WHAT THE TASK REQUIRES:
Transcribe the entries below exactly as they appear.

Dataset entries
^^^^

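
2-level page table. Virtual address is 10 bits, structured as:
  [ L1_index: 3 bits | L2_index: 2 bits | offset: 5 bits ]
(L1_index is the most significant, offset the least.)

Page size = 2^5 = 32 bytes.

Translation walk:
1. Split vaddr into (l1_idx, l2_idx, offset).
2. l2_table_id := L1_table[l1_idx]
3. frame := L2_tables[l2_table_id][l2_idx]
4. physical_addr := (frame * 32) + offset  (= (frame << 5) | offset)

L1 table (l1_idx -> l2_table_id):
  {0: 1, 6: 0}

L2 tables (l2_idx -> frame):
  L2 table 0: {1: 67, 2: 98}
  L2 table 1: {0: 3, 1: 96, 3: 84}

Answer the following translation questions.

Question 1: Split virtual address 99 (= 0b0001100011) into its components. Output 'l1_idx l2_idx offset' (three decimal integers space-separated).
vaddr = 99 = 0b0001100011
  top 3 bits -> l1_idx = 0
  next 2 bits -> l2_idx = 3
  bottom 5 bits -> offset = 3

Answer: 0 3 3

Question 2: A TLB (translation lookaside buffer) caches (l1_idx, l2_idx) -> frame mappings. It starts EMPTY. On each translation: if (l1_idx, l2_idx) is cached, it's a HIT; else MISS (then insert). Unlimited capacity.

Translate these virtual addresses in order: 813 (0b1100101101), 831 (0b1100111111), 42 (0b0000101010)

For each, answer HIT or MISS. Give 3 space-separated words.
vaddr=813: (6,1) not in TLB -> MISS, insert
vaddr=831: (6,1) in TLB -> HIT
vaddr=42: (0,1) not in TLB -> MISS, insert

Answer: MISS HIT MISS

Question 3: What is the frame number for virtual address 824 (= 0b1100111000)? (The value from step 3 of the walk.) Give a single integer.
vaddr = 824: l1_idx=6, l2_idx=1
L1[6] = 0; L2[0][1] = 67

Answer: 67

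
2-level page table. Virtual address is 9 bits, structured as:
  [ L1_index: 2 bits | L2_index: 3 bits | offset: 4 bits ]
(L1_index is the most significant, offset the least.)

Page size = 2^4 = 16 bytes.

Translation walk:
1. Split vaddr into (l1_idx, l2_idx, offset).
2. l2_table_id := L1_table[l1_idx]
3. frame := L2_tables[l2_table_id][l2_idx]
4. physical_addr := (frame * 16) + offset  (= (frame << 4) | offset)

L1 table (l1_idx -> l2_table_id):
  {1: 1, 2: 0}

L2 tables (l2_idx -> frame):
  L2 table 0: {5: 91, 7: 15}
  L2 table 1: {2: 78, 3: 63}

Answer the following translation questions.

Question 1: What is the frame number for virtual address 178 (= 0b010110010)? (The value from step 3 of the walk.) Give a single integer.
Answer: 63

Derivation:
vaddr = 178: l1_idx=1, l2_idx=3
L1[1] = 1; L2[1][3] = 63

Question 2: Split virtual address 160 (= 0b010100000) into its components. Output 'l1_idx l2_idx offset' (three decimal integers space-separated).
Answer: 1 2 0

Derivation:
vaddr = 160 = 0b010100000
  top 2 bits -> l1_idx = 1
  next 3 bits -> l2_idx = 2
  bottom 4 bits -> offset = 0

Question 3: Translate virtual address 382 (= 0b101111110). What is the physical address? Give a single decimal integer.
vaddr = 382 = 0b101111110
Split: l1_idx=2, l2_idx=7, offset=14
L1[2] = 0
L2[0][7] = 15
paddr = 15 * 16 + 14 = 254

Answer: 254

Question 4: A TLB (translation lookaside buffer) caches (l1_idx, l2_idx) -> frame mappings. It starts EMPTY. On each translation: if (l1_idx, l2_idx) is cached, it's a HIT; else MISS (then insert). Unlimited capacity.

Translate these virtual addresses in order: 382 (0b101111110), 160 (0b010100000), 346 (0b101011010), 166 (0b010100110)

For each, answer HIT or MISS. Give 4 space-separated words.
Answer: MISS MISS MISS HIT

Derivation:
vaddr=382: (2,7) not in TLB -> MISS, insert
vaddr=160: (1,2) not in TLB -> MISS, insert
vaddr=346: (2,5) not in TLB -> MISS, insert
vaddr=166: (1,2) in TLB -> HIT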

^^^^

ANSWER SPACE:
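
2-level page table. Virtual address is 10 bits, structured as:
  [ L1_index: 3 bits | L2_index: 2 bits | offset: 5 bits ]
(L1_index is the most significant, offset the least.)

Page size = 2^5 = 32 bytes.

Translation walk:
1. Split vaddr into (l1_idx, l2_idx, offset).
2. l2_table_id := L1_table[l1_idx]
3. frame := L2_tables[l2_table_id][l2_idx]
4. physical_addr := (frame * 32) + offset  (= (frame << 5) | offset)

L1 table (l1_idx -> l2_table_id):
  {0: 1, 6: 0}

L2 tables (l2_idx -> frame):
  L2 table 0: {1: 67, 2: 98}
  L2 table 1: {0: 3, 1: 96, 3: 84}

Answer the following translation questions.

Question 1: Split virtual address 99 (= 0b0001100011) into its components. Output 'l1_idx l2_idx offset' (three decimal integers space-separated).
vaddr = 99 = 0b0001100011
  top 3 bits -> l1_idx = 0
  next 2 bits -> l2_idx = 3
  bottom 5 bits -> offset = 3

Answer: 0 3 3

Question 2: A TLB (translation lookaside buffer) caches (l1_idx, l2_idx) -> frame mappings. It starts EMPTY. On each translation: if (l1_idx, l2_idx) is cached, it's a HIT; else MISS (then insert). Unlimited capacity.

Translate these virtual addresses in order: 813 (0b1100101101), 831 (0b1100111111), 42 (0b0000101010)

For each, answer HIT or MISS. Give 3 space-separated words.
vaddr=813: (6,1) not in TLB -> MISS, insert
vaddr=831: (6,1) in TLB -> HIT
vaddr=42: (0,1) not in TLB -> MISS, insert

Answer: MISS HIT MISS

Question 3: What is the frame number for virtual address 824 (= 0b1100111000)? (The value from step 3 of the walk.) Give a single integer.
vaddr = 824: l1_idx=6, l2_idx=1
L1[6] = 0; L2[0][1] = 67

Answer: 67

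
2-level page table. Virtual address is 9 bits, structured as:
  [ L1_index: 2 bits | L2_index: 3 bits | offset: 4 bits ]
(L1_index is the most significant, offset the least.)

Page size = 2^4 = 16 bytes.

Translation walk:
1. Split vaddr into (l1_idx, l2_idx, offset).
2. l2_table_id := L1_table[l1_idx]
3. frame := L2_tables[l2_table_id][l2_idx]
4. physical_addr := (frame * 16) + offset  (= (frame << 4) | offset)

L1 table (l1_idx -> l2_table_id):
  {1: 1, 2: 0}

L2 tables (l2_idx -> frame):
  L2 table 0: {5: 91, 7: 15}
  L2 table 1: {2: 78, 3: 63}

Answer the following translation questions.

Question 1: What is the frame number for virtual address 178 (= 0b010110010)? (The value from step 3 of the walk.) Give a single integer.
Answer: 63

Derivation:
vaddr = 178: l1_idx=1, l2_idx=3
L1[1] = 1; L2[1][3] = 63

Question 2: Split virtual address 160 (= 0b010100000) into its components. Output 'l1_idx l2_idx offset' (three decimal integers space-separated).
Answer: 1 2 0

Derivation:
vaddr = 160 = 0b010100000
  top 2 bits -> l1_idx = 1
  next 3 bits -> l2_idx = 2
  bottom 4 bits -> offset = 0

Question 3: Translate virtual address 382 (= 0b101111110). What is the physical address? Give a single decimal integer.
vaddr = 382 = 0b101111110
Split: l1_idx=2, l2_idx=7, offset=14
L1[2] = 0
L2[0][7] = 15
paddr = 15 * 16 + 14 = 254

Answer: 254

Question 4: A TLB (translation lookaside buffer) caches (l1_idx, l2_idx) -> frame mappings. It starts EMPTY. On each translation: if (l1_idx, l2_idx) is cached, it's a HIT; else MISS (then insert). Unlimited capacity.

Translate these virtual addresses in order: 382 (0b101111110), 160 (0b010100000), 346 (0b101011010), 166 (0b010100110)

For each, answer HIT or MISS. Give 4 space-separated words.
Answer: MISS MISS MISS HIT

Derivation:
vaddr=382: (2,7) not in TLB -> MISS, insert
vaddr=160: (1,2) not in TLB -> MISS, insert
vaddr=346: (2,5) not in TLB -> MISS, insert
vaddr=166: (1,2) in TLB -> HIT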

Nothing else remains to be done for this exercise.